(Stored items)
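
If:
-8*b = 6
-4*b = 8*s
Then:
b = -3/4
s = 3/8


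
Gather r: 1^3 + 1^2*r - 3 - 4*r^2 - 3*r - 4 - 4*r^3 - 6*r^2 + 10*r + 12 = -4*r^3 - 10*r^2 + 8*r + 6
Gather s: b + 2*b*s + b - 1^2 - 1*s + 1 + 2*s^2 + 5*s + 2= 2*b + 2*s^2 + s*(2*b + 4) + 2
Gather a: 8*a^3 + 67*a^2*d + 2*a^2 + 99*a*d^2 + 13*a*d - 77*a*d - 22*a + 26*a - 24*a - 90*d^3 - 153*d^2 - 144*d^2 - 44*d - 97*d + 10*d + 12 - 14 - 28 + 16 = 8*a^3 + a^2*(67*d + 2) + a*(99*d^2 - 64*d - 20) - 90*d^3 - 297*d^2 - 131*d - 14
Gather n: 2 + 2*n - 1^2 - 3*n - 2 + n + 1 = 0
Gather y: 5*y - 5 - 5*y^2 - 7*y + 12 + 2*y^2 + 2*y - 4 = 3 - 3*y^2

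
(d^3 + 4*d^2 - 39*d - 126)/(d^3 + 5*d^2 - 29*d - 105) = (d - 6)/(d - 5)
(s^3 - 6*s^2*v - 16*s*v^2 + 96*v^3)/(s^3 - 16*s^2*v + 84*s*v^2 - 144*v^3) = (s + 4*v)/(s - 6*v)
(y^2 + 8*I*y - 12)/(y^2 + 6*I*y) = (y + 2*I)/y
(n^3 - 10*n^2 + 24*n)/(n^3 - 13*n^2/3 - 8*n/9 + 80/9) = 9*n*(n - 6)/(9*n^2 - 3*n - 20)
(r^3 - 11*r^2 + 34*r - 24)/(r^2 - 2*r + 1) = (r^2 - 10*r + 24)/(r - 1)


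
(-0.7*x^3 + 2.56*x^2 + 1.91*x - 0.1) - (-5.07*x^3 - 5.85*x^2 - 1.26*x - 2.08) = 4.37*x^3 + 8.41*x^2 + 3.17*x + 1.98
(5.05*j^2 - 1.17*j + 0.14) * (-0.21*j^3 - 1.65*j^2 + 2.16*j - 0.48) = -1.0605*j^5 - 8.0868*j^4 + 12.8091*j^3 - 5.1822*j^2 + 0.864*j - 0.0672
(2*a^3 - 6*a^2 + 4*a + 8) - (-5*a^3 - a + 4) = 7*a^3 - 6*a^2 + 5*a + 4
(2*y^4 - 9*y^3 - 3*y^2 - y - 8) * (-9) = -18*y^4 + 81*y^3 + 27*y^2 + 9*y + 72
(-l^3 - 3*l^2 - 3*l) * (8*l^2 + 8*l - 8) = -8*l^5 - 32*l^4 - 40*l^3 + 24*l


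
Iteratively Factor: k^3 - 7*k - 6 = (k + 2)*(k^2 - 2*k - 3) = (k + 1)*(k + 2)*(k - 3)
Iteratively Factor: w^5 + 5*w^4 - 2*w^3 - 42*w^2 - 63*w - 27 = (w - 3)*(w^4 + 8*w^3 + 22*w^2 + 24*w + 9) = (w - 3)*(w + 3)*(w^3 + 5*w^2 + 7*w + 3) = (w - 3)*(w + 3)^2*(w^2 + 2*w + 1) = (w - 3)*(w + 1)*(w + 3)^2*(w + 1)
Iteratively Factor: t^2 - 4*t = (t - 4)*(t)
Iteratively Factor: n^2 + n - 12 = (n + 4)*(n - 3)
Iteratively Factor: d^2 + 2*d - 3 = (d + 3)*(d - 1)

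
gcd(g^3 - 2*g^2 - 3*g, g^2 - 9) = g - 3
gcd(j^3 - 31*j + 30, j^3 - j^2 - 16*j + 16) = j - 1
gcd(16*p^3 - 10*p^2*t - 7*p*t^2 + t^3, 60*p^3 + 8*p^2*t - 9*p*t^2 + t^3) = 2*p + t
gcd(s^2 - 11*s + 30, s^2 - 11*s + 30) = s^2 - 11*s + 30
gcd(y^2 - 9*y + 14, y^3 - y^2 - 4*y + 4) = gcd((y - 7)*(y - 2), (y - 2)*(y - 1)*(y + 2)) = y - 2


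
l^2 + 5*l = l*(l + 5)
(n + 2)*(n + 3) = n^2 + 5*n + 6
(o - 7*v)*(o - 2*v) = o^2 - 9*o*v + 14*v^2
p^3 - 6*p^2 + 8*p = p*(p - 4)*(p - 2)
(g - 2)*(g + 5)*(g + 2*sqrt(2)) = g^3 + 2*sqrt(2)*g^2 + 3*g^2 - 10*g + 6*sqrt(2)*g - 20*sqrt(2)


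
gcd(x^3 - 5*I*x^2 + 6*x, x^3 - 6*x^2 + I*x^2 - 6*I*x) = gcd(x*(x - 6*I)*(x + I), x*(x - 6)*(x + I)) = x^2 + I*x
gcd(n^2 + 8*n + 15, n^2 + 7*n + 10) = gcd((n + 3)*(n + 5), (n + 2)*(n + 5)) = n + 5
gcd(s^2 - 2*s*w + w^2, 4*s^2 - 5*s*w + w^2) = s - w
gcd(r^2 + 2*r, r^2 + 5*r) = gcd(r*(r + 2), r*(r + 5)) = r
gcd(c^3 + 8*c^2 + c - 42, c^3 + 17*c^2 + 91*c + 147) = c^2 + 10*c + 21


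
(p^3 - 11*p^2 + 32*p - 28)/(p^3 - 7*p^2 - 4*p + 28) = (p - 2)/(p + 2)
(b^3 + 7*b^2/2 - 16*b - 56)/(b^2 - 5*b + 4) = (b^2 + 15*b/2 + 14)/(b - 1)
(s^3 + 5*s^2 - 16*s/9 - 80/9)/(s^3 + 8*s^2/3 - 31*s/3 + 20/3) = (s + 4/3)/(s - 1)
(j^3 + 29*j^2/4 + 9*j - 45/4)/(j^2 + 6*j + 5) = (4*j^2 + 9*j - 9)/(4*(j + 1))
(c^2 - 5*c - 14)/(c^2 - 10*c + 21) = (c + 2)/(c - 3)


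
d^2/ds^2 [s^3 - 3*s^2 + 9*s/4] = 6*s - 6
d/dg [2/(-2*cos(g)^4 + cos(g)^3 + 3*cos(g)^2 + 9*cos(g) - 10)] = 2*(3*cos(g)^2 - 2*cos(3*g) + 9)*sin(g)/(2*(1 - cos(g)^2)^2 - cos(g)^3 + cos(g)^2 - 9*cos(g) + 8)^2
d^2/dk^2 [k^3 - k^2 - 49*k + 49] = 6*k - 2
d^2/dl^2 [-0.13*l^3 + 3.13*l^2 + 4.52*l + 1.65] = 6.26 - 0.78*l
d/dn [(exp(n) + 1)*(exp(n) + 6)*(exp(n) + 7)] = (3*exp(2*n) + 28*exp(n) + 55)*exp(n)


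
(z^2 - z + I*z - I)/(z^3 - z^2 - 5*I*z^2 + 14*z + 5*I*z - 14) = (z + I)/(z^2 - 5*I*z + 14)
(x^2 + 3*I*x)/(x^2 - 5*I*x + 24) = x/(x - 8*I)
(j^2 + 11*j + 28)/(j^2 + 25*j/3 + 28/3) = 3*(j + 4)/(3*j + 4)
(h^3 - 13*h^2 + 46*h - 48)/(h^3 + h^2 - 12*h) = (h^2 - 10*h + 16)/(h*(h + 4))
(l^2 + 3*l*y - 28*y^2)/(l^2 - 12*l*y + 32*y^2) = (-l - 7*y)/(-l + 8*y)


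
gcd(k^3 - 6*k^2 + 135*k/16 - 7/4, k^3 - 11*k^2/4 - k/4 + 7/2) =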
* * *
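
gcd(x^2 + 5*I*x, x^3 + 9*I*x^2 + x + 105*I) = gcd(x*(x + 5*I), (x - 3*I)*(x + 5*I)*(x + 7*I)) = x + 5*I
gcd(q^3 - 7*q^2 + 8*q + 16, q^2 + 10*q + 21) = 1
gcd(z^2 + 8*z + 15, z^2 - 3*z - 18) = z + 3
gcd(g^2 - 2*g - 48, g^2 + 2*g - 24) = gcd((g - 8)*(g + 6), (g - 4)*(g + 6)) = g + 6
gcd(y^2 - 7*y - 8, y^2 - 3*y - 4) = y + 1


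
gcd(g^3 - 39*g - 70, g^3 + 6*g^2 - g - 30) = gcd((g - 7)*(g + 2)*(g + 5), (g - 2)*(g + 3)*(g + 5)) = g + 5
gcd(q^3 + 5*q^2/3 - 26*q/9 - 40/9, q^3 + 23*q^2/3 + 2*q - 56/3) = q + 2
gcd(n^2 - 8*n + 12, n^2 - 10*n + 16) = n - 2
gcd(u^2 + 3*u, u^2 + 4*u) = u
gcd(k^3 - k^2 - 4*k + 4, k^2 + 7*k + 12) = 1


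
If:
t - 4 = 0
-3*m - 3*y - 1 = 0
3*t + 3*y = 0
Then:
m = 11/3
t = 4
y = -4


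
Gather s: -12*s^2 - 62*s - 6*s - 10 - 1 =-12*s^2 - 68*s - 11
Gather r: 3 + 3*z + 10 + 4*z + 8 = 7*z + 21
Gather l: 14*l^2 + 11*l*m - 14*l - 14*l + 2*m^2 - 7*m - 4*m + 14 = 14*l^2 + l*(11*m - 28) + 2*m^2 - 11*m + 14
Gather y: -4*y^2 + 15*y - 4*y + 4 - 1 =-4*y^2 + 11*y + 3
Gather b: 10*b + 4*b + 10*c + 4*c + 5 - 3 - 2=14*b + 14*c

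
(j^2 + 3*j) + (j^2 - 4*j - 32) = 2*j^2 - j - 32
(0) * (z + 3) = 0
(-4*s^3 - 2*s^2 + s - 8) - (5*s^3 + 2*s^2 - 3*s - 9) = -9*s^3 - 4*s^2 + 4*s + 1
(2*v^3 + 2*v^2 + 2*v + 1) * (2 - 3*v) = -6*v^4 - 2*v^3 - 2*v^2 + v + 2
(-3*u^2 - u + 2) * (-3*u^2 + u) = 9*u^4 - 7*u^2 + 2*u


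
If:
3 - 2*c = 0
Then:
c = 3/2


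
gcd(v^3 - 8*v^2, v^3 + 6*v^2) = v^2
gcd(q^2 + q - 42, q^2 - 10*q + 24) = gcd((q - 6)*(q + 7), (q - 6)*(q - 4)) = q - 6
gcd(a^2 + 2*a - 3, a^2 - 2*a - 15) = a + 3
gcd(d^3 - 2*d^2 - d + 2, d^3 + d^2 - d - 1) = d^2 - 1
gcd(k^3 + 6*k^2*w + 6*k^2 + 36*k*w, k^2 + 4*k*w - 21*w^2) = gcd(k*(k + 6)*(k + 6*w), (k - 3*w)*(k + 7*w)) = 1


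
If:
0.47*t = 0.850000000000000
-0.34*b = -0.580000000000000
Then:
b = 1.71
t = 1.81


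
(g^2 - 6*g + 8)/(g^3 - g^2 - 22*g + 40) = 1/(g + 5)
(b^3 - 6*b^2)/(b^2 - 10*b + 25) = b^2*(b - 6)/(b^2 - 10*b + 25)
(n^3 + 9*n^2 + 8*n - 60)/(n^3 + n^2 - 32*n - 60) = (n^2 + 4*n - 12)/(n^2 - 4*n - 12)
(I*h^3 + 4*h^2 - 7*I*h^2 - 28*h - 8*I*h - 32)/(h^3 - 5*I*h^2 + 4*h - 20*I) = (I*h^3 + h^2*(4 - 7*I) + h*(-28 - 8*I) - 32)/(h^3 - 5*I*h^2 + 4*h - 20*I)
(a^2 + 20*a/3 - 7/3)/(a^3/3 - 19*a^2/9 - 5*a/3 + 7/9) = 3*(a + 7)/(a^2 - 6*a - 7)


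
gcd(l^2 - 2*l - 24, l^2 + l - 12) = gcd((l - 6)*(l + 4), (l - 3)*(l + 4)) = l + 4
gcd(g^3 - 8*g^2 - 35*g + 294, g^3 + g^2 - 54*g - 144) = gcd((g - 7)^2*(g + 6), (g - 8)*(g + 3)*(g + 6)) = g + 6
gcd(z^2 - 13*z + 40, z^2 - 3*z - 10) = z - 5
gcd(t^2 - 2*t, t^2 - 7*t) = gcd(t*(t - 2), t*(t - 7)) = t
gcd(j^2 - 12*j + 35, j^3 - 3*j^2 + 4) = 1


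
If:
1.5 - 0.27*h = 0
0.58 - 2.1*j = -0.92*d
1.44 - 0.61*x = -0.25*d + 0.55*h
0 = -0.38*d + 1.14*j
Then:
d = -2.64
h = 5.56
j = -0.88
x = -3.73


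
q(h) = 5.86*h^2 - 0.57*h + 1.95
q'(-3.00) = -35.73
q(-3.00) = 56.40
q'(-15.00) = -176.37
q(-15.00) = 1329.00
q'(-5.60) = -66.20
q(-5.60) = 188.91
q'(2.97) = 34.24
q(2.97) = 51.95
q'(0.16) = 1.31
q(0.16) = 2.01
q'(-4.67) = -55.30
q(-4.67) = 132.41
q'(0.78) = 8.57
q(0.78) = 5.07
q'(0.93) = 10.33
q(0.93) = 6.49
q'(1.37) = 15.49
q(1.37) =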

* [What to produce]: Copy out, exactly and alone, the lines of the entries above between the ones holding "(l^2 + 3*l*y" and "gcd(k^3 - 6*k^2", inclusive.

* [Your solution]:
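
(l^2 + 3*l*y - 28*y^2)/(l^2 - 12*l*y + 32*y^2) = (-l - 7*y)/(-l + 8*y)


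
gcd(k^3 - 6*k^2 + 135*k/16 - 7/4, k^3 - 11*k^2/4 - k/4 + 7/2) =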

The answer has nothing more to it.